Collected data

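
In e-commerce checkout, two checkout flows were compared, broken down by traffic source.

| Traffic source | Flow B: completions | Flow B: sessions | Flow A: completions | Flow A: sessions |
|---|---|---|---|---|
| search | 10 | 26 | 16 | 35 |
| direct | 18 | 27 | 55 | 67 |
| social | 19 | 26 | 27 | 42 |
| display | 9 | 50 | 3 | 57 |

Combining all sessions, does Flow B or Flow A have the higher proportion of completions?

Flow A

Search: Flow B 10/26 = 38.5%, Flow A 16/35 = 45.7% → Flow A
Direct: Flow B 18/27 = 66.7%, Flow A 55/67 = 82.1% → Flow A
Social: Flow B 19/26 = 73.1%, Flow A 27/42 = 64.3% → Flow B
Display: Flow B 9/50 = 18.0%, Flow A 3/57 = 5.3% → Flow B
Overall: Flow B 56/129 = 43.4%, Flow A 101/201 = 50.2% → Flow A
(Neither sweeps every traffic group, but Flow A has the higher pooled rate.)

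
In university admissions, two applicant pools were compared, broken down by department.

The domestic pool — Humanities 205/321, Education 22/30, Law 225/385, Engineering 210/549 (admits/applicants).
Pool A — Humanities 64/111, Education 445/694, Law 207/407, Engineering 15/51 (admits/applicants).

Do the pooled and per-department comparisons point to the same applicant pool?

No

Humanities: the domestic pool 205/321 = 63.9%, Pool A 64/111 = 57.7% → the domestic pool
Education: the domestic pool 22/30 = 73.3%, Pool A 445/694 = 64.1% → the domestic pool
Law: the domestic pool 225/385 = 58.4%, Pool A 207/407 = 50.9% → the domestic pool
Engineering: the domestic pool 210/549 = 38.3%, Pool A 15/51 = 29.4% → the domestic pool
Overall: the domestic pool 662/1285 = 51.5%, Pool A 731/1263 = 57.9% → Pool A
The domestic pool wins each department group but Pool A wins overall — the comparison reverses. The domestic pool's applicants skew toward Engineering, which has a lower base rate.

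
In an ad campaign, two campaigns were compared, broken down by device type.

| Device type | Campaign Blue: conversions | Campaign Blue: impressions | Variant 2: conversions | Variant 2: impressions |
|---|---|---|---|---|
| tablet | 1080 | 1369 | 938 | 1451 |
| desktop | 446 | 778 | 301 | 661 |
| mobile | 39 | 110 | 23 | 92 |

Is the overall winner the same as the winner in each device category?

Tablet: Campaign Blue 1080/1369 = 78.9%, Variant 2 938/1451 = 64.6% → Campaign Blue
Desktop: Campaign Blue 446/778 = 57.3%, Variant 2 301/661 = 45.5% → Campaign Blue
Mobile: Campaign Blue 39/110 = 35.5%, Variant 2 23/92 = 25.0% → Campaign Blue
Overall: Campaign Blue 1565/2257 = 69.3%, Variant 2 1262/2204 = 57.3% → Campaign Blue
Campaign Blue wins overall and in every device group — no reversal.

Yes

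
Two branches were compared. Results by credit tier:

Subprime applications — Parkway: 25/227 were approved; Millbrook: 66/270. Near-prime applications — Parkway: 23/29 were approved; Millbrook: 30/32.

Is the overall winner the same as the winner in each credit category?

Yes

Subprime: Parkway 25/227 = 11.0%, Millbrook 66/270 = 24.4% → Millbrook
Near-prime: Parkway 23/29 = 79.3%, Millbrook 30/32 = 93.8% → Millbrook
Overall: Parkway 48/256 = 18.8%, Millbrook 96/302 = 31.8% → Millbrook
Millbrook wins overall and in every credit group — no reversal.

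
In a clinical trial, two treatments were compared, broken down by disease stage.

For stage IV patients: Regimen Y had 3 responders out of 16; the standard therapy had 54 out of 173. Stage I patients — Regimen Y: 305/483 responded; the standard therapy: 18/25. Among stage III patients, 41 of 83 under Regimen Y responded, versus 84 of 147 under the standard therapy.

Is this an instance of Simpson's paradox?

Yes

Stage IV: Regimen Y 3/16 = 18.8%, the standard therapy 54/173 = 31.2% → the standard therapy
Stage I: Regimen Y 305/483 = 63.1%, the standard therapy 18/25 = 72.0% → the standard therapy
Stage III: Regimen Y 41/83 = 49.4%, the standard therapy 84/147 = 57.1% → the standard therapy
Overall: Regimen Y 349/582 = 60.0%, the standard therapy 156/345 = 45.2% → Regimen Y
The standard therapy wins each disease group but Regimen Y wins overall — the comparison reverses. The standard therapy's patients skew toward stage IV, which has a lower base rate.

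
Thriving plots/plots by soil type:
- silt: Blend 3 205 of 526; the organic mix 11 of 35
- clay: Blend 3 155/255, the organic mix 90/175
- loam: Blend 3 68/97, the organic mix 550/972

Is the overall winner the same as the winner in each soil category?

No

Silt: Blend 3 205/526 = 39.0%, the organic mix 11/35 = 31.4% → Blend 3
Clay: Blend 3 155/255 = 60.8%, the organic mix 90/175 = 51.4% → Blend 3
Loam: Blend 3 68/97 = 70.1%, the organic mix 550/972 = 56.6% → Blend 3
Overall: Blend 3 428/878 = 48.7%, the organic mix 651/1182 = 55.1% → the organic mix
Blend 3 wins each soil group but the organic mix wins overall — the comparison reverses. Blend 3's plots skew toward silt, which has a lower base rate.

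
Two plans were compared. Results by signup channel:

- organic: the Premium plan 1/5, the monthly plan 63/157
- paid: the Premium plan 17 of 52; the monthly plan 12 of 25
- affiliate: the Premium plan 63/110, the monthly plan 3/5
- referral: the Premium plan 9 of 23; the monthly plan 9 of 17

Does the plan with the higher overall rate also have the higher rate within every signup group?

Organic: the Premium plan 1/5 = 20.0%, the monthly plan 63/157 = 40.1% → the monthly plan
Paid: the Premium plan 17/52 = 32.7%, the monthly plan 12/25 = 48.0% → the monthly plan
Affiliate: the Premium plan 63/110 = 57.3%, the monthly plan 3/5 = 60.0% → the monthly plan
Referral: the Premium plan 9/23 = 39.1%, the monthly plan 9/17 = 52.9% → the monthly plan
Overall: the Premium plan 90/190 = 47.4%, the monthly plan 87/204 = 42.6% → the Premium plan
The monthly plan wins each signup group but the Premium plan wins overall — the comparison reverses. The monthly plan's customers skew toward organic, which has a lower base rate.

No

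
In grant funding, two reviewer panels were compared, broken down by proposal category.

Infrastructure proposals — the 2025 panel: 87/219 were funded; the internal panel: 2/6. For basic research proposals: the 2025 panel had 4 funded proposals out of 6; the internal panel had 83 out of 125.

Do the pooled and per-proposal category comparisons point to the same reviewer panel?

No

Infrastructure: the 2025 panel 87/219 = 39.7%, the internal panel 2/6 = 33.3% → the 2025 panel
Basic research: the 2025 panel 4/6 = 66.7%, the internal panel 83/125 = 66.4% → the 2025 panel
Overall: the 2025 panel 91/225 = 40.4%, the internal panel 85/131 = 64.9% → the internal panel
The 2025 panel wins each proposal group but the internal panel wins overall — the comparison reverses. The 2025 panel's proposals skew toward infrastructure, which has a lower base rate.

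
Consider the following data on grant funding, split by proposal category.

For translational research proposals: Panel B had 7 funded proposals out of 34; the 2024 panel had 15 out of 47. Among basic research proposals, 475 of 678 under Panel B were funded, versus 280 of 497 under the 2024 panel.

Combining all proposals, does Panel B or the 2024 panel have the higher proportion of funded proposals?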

#### WORK ORDER:
The records above should be printed exactly, please, from the first line through the line containing "The domestic pool —", with both ends kept and nothing past it.

#### TASK RESULT:
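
In e-commerce checkout, two checkout flows were compared, broken down by traffic source.

| Traffic source | Flow B: completions | Flow B: sessions | Flow A: completions | Flow A: sessions |
|---|---|---|---|---|
| search | 10 | 26 | 16 | 35 |
| direct | 18 | 27 | 55 | 67 |
| social | 19 | 26 | 27 | 42 |
| display | 9 | 50 | 3 | 57 |

Combining all sessions, does Flow B or Flow A have the higher proportion of completions?

Flow A

Search: Flow B 10/26 = 38.5%, Flow A 16/35 = 45.7% → Flow A
Direct: Flow B 18/27 = 66.7%, Flow A 55/67 = 82.1% → Flow A
Social: Flow B 19/26 = 73.1%, Flow A 27/42 = 64.3% → Flow B
Display: Flow B 9/50 = 18.0%, Flow A 3/57 = 5.3% → Flow B
Overall: Flow B 56/129 = 43.4%, Flow A 101/201 = 50.2% → Flow A
(Neither sweeps every traffic group, but Flow A has the higher pooled rate.)

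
In university admissions, two applicant pools were compared, broken down by department.

The domestic pool — Humanities 205/321, Education 22/30, Law 225/385, Engineering 210/549 (admits/applicants).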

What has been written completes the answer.